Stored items
>>>>>
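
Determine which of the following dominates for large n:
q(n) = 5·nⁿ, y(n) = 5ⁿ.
Comparing growth rates:
Growth-rate hierarchy: log n ≺ any polynomial ≺ any exponential cⁿ (c>1) ≺ n! ≺ nⁿ.
super-exponential nⁿ dominates exponential base 5 asymptotically.

q(n) grows faster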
<<<<<
WHAT THE EXERCISE ASKS: Now write the data shown above out again, word for word.

WRITTEN SOLUTION:
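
Determine which of the following dominates for large n:
q(n) = 5·nⁿ, y(n) = 5ⁿ.
Comparing growth rates:
Growth-rate hierarchy: log n ≺ any polynomial ≺ any exponential cⁿ (c>1) ≺ n! ≺ nⁿ.
super-exponential nⁿ dominates exponential base 5 asymptotically.

q(n) grows faster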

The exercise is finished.